• **Excerpts from a dataset**
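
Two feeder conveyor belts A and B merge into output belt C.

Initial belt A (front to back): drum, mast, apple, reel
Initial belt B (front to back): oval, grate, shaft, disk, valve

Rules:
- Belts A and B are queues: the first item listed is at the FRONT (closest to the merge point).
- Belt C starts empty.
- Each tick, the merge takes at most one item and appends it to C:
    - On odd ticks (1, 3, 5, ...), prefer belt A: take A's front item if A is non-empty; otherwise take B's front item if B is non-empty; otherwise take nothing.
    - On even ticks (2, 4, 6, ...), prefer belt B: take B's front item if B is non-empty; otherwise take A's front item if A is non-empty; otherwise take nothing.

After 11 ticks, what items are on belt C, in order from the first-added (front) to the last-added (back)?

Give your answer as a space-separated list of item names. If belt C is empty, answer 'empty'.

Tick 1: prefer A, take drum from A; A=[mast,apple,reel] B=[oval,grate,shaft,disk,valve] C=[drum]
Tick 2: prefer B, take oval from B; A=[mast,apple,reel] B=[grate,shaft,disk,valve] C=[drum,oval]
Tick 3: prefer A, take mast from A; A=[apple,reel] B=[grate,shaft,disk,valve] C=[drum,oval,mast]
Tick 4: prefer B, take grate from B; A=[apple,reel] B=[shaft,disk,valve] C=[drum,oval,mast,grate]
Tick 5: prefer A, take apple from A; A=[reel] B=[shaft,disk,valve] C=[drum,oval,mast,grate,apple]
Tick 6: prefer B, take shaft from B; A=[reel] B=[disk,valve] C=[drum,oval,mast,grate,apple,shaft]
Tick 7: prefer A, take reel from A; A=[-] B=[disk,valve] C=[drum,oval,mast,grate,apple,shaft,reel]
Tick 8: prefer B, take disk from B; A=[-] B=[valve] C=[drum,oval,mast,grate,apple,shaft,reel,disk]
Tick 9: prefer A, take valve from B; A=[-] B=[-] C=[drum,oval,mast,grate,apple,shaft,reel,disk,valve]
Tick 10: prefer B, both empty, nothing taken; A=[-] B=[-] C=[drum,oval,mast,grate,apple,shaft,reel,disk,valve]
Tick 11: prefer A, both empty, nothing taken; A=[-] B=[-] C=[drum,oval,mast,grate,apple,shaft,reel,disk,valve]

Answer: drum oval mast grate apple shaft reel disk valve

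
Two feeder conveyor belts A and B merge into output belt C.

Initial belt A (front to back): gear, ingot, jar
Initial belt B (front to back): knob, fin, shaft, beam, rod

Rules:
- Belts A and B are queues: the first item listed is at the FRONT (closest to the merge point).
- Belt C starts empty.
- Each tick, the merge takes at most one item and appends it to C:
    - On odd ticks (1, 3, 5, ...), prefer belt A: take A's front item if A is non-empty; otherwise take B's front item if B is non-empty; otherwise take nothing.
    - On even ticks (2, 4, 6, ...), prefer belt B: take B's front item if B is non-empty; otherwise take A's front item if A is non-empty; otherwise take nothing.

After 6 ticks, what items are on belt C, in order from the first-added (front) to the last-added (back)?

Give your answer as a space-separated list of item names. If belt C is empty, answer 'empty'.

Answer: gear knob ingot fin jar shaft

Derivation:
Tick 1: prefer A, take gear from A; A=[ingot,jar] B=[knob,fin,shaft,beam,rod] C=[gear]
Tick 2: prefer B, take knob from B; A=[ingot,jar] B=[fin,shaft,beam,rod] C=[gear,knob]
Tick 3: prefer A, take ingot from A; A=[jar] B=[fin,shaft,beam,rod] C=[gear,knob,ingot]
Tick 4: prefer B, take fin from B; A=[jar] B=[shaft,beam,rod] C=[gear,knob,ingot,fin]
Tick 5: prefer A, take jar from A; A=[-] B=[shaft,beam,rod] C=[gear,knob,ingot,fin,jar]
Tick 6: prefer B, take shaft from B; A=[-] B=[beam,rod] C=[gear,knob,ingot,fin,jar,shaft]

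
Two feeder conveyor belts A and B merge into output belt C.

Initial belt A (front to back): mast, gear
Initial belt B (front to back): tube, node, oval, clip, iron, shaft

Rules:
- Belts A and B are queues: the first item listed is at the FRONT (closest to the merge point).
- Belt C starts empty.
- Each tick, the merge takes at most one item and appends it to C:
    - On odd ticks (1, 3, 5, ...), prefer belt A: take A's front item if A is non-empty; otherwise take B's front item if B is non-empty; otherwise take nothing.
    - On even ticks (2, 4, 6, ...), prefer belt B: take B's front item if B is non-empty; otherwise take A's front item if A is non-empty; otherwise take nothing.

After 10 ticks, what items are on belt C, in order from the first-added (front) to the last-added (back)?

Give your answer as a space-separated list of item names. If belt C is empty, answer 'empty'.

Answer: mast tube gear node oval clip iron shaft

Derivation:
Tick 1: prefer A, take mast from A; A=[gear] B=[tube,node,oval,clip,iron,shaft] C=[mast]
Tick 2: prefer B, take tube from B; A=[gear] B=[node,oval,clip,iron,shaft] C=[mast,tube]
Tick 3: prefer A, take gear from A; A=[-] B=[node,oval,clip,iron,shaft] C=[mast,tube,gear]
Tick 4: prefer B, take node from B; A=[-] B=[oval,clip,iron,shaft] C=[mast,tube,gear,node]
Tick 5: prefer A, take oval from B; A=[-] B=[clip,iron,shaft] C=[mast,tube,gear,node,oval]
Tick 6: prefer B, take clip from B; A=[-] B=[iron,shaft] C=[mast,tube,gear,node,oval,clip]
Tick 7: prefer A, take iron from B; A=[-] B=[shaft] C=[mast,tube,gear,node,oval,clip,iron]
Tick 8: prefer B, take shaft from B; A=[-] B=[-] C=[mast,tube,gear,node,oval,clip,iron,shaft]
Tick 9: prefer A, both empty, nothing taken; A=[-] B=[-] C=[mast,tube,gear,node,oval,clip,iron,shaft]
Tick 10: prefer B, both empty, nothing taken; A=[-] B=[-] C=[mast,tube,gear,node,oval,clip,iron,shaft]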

• **What you need to do**
From the opening line of the data above, please print each line as written up to and including the line that contains "After 11 ticks, what", and nothing more.

• **The completed task**
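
Two feeder conveyor belts A and B merge into output belt C.

Initial belt A (front to back): drum, mast, apple, reel
Initial belt B (front to back): oval, grate, shaft, disk, valve

Rules:
- Belts A and B are queues: the first item listed is at the FRONT (closest to the merge point).
- Belt C starts empty.
- Each tick, the merge takes at most one item and appends it to C:
    - On odd ticks (1, 3, 5, ...), prefer belt A: take A's front item if A is non-empty; otherwise take B's front item if B is non-empty; otherwise take nothing.
    - On even ticks (2, 4, 6, ...), prefer belt B: take B's front item if B is non-empty; otherwise take A's front item if A is non-empty; otherwise take nothing.

After 11 ticks, what items are on belt C, in order from the first-added (front) to the last-added (back)?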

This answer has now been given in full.